### PROBLEM TO WORK ON
When you find the word "shot" in a line of the entries, please copy the whole line.

### MATERIAL FOR THE TASK

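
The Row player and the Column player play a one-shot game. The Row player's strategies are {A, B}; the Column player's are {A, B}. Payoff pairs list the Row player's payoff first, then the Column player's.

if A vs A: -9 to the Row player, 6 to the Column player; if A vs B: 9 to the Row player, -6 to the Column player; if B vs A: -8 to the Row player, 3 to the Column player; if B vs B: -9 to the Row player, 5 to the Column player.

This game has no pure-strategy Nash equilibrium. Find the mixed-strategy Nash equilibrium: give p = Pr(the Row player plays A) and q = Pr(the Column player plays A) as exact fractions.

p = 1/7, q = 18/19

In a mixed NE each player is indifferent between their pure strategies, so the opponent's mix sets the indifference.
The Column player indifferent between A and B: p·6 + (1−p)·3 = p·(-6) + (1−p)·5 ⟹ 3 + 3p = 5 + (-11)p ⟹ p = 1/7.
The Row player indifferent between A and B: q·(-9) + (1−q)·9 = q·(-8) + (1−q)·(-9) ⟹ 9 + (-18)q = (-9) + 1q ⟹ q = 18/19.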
---
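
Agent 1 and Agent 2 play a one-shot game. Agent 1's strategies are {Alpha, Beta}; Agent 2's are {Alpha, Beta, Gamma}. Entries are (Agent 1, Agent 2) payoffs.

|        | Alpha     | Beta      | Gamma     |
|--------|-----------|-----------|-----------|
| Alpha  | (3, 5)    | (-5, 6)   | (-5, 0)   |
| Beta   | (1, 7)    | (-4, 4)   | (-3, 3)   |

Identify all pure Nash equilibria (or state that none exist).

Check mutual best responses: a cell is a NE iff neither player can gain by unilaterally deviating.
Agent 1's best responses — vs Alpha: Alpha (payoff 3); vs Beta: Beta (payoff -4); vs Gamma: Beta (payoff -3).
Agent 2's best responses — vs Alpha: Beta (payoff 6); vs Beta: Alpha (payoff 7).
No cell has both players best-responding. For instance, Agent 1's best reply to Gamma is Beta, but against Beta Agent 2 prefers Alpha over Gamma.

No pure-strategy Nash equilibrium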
--
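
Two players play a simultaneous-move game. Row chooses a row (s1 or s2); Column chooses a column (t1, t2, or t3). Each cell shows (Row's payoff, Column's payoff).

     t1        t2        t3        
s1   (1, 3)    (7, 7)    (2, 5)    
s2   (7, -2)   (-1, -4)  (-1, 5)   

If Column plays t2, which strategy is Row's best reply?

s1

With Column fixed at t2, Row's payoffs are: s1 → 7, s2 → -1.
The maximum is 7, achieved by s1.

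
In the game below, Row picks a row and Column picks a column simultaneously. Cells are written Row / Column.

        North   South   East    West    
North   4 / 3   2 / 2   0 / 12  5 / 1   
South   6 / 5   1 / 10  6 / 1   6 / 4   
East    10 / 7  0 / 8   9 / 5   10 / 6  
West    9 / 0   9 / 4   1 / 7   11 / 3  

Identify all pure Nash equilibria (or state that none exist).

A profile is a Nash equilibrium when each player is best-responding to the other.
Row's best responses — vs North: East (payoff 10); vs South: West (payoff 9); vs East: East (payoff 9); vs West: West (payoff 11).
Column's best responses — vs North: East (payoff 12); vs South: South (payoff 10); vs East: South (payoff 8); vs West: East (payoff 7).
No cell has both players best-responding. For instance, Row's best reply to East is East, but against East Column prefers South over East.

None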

### ANSWER BOX
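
The Row player and the Column player play a one-shot game. The Row player's strategies are {A, B}; the Column player's are {A, B}. Payoff pairs list the Row player's payoff first, then the Column player's.
Agent 1 and Agent 2 play a one-shot game. Agent 1's strategies are {Alpha, Beta}; Agent 2's are {Alpha, Beta, Gamma}. Entries are (Agent 1, Agent 2) payoffs.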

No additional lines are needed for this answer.